[Opening RECORDS FOR THIS EXERCISE section]

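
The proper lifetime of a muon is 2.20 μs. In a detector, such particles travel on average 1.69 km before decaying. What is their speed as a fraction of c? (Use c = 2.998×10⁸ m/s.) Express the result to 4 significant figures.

Let x = d/(cτ) = 1690 m / (2.998×10⁸ m/s × 2.200×10^-6 s) = 2.5623. Since d = βγcτ, x = βγ = β/√(1−β²).
Solving: β² = x²/(1+x²) = 6.56538/7.56538 = 0.867819, so β = 0.9316.

0.9316c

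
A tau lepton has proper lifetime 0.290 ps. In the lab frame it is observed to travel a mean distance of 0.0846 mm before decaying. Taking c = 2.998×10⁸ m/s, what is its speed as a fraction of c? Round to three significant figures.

d = βγcτ ⇒ βγ = d/(cτ) = 8.460×10^-5 m / (8.6942×10^-5 m) = 0.97306.
β = (βγ)/√(1+(βγ)²) = 0.97306/√1.946846 = 0.697.

0.697c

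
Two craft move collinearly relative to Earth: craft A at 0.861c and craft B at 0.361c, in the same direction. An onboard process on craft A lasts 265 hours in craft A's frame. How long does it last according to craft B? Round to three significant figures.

385 hours

Transform craft A's velocity into craft B's frame: (0.861 − 0.361)/(1 − 0.861·0.361) = 0.5/0.689179, so the relative speed is 0.7255c.
γ for this relative speed: γ = 1/√(1 − 0.52635) = 1.453.
Craft A's interval is proper; time dilation gives Δt_B = γΔτ = 1.453 × 265 hours = 385 hours.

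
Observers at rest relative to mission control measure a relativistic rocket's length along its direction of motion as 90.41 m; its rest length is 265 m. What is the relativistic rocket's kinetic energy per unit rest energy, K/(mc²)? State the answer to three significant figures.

γ = L₀/L = 265/90.41 = 2.93109.
K/(mc²) = γ − 1 = 2.93109 − 1 = 1.93.

1.93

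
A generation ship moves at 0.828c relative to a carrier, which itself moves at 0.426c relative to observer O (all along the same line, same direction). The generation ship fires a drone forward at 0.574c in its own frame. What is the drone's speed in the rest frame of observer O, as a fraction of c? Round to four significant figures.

0.9797c

First combine the drone and generation ship (S''→S'): u₁ = (0.574 + 0.828)/(1 + 0.574×0.828) = 1.402/1.475272 = 0.95033.
Then combine with the carrier (S'→S): u = (0.95033 + 0.426)/(1 + 0.95033×0.426) = 1.37633/1.40484058 = 0.97971.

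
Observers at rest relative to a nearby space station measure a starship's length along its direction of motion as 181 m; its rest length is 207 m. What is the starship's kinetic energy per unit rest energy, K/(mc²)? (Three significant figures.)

Length contraction gives γ = L₀/L = 207/181 = 1.14365.
Since K = (γ−1)mc², K/(mc²) = 1.14365 − 1 = 0.144.

0.144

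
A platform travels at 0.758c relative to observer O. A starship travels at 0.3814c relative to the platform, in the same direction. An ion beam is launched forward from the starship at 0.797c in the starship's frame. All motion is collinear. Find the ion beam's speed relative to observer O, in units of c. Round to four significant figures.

0.9862c

First combine the ion beam and starship (S''→S'): u₁ = (0.797 + 0.3814)/(1 + 0.797×0.3814) = 1.1784/1.3039758 = 0.9037.
Then combine with the platform (S'→S): u = (0.9037 + 0.758)/(1 + 0.9037×0.758) = 1.6617/1.6850046 = 0.98617.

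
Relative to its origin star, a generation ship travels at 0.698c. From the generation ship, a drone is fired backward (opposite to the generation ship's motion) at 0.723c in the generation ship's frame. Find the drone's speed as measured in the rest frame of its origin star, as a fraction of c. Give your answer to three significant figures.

Relativistic velocity addition: u = (u' + v)/(1 + u'v/c²), with u' = −0.723c and v = 0.698c.
Numerator: −0.723 + 0.698 = −0.025. Denominator: 1 + (−0.723)(0.698) = 0.495346.
u = −0.025/0.495346 = −0.05047, so the speed is 0.0505c.

0.0505c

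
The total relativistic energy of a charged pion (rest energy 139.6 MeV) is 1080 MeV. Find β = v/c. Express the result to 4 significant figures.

0.9916

Total energy E = γmc² gives γ = 1080/139.6 = 7.7364.
Hence β = √(1 − 1/γ²) = √(1 − 0.0167079) = √0.9832921 = 0.9916.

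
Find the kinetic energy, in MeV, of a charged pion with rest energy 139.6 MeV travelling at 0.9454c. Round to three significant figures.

β² = 0.89378116, so γ = 1/√0.10621884 = 3.0683.
Kinetic energy: K = (γ − 1)mc² = (3.0683 − 1) × 139.6 MeV = 2.0683 × 139.6 = 289 MeV.

289 MeV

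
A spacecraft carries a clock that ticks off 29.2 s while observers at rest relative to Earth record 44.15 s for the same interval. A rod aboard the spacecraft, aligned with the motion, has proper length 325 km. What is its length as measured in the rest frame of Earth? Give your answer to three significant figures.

215 km

γ = Δt/Δτ = 44.15/29.2 = 1.51199.
The rod contracts by the same γ: 325 km / 1.51199 = 215 km.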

[Closing RECORDS FOR THIS EXERCISE section]

TO DO: The expected response is the full data, reproduced exactly.

EXERCISE RESPONSE:
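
The proper lifetime of a muon is 2.20 μs. In a detector, such particles travel on average 1.69 km before decaying. What is their speed as a fraction of c? (Use c = 2.998×10⁸ m/s.) Express the result to 4 significant figures.

Let x = d/(cτ) = 1690 m / (2.998×10⁸ m/s × 2.200×10^-6 s) = 2.5623. Since d = βγcτ, x = βγ = β/√(1−β²).
Solving: β² = x²/(1+x²) = 6.56538/7.56538 = 0.867819, so β = 0.9316.

0.9316c

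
A tau lepton has proper lifetime 0.290 ps. In the lab frame it is observed to travel a mean distance of 0.0846 mm before decaying. Taking c = 2.998×10⁸ m/s, what is its speed as a fraction of c? Round to three significant figures.

d = βγcτ ⇒ βγ = d/(cτ) = 8.460×10^-5 m / (8.6942×10^-5 m) = 0.97306.
β = (βγ)/√(1+(βγ)²) = 0.97306/√1.946846 = 0.697.

0.697c

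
Two craft move collinearly relative to Earth: craft A at 0.861c and craft B at 0.361c, in the same direction. An onboard process on craft A lasts 265 hours in craft A's frame. How long does it last according to craft B? Round to three significant figures.

385 hours

Transform craft A's velocity into craft B's frame: (0.861 − 0.361)/(1 − 0.861·0.361) = 0.5/0.689179, so the relative speed is 0.7255c.
γ for this relative speed: γ = 1/√(1 − 0.52635) = 1.453.
Craft A's interval is proper; time dilation gives Δt_B = γΔτ = 1.453 × 265 hours = 385 hours.

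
Observers at rest relative to mission control measure a relativistic rocket's length along its direction of motion as 90.41 m; its rest length is 265 m. What is the relativistic rocket's kinetic energy per unit rest energy, K/(mc²)? State the answer to three significant figures.

γ = L₀/L = 265/90.41 = 2.93109.
K/(mc²) = γ − 1 = 2.93109 − 1 = 1.93.

1.93

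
A generation ship moves at 0.828c relative to a carrier, which itself moves at 0.426c relative to observer O (all along the same line, same direction). The generation ship fires a drone forward at 0.574c in its own frame. What is the drone's speed in the rest frame of observer O, as a fraction of c? Round to four significant figures.

0.9797c

First combine the drone and generation ship (S''→S'): u₁ = (0.574 + 0.828)/(1 + 0.574×0.828) = 1.402/1.475272 = 0.95033.
Then combine with the carrier (S'→S): u = (0.95033 + 0.426)/(1 + 0.95033×0.426) = 1.37633/1.40484058 = 0.97971.

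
Observers at rest relative to a nearby space station measure a starship's length along its direction of motion as 181 m; its rest length is 207 m. What is the starship's kinetic energy per unit rest energy, K/(mc²)? (Three significant figures.)

Length contraction gives γ = L₀/L = 207/181 = 1.14365.
Since K = (γ−1)mc², K/(mc²) = 1.14365 − 1 = 0.144.

0.144

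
A platform travels at 0.758c relative to observer O. A starship travels at 0.3814c relative to the platform, in the same direction. An ion beam is launched forward from the starship at 0.797c in the starship's frame. All motion is collinear. Find the ion beam's speed relative to observer O, in units of c. Round to four significant figures.

0.9862c

First combine the ion beam and starship (S''→S'): u₁ = (0.797 + 0.3814)/(1 + 0.797×0.3814) = 1.1784/1.3039758 = 0.9037.
Then combine with the platform (S'→S): u = (0.9037 + 0.758)/(1 + 0.9037×0.758) = 1.6617/1.6850046 = 0.98617.

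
Relative to its origin star, a generation ship travels at 0.698c. From the generation ship, a drone is fired backward (opposite to the generation ship's motion) at 0.723c in the generation ship's frame. Find the drone's speed as measured in the rest frame of its origin star, as a fraction of c. Give your answer to three significant figures.

Relativistic velocity addition: u = (u' + v)/(1 + u'v/c²), with u' = −0.723c and v = 0.698c.
Numerator: −0.723 + 0.698 = −0.025. Denominator: 1 + (−0.723)(0.698) = 0.495346.
u = −0.025/0.495346 = −0.05047, so the speed is 0.0505c.

0.0505c

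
The total relativistic energy of a charged pion (rest energy 139.6 MeV) is 1080 MeV. Find β = v/c. Express the result to 4 significant figures.

0.9916

Total energy E = γmc² gives γ = 1080/139.6 = 7.7364.
Hence β = √(1 − 1/γ²) = √(1 − 0.0167079) = √0.9832921 = 0.9916.

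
Find the kinetic energy, in MeV, of a charged pion with rest energy 139.6 MeV travelling at 0.9454c. Round to three significant figures.

β² = 0.89378116, so γ = 1/√0.10621884 = 3.0683.
Kinetic energy: K = (γ − 1)mc² = (3.0683 − 1) × 139.6 MeV = 2.0683 × 139.6 = 289 MeV.

289 MeV

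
A spacecraft carries a clock that ticks off 29.2 s while observers at rest relative to Earth record 44.15 s for the same interval. A rod aboard the spacecraft, aligned with the motion, has proper length 325 km. What is its length as measured in the rest frame of Earth? Give your answer to three significant figures.

215 km

γ = Δt/Δτ = 44.15/29.2 = 1.51199.
The rod contracts by the same γ: 325 km / 1.51199 = 215 km.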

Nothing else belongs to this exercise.